- **What needs to be done**: Nothing in the listing may be skipped; repeat it all exactly.

- **The records**:
/---

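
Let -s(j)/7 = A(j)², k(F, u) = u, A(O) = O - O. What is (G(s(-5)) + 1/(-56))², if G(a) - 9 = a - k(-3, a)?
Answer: 253009/3136 ≈ 80.679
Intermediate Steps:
A(O) = 0
s(j) = 0 (s(j) = -7*0² = -7*0 = 0)
G(a) = 9 (G(a) = 9 + (a - a) = 9 + 0 = 9)
(G(s(-5)) + 1/(-56))² = (9 + 1/(-56))² = (9 - 1/56)² = (503/56)² = 253009/3136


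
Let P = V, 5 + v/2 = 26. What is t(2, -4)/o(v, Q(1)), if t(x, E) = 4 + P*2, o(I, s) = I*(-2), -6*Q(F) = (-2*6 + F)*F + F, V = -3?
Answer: 1/42 ≈ 0.023810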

\---

- **Answer box**:
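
Let -s(j)/7 = A(j)², k(F, u) = u, A(O) = O - O. What is (G(s(-5)) + 1/(-56))², if G(a) - 9 = a - k(-3, a)?
Answer: 253009/3136 ≈ 80.679
Intermediate Steps:
A(O) = 0
s(j) = 0 (s(j) = -7*0² = -7*0 = 0)
G(a) = 9 (G(a) = 9 + (a - a) = 9 + 0 = 9)
(G(s(-5)) + 1/(-56))² = (9 + 1/(-56))² = (9 - 1/56)² = (503/56)² = 253009/3136


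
Let P = V, 5 + v/2 = 26. What is t(2, -4)/o(v, Q(1)), if t(x, E) = 4 + P*2, o(I, s) = I*(-2), -6*Q(F) = (-2*6 + F)*F + F, V = -3?
Answer: 1/42 ≈ 0.023810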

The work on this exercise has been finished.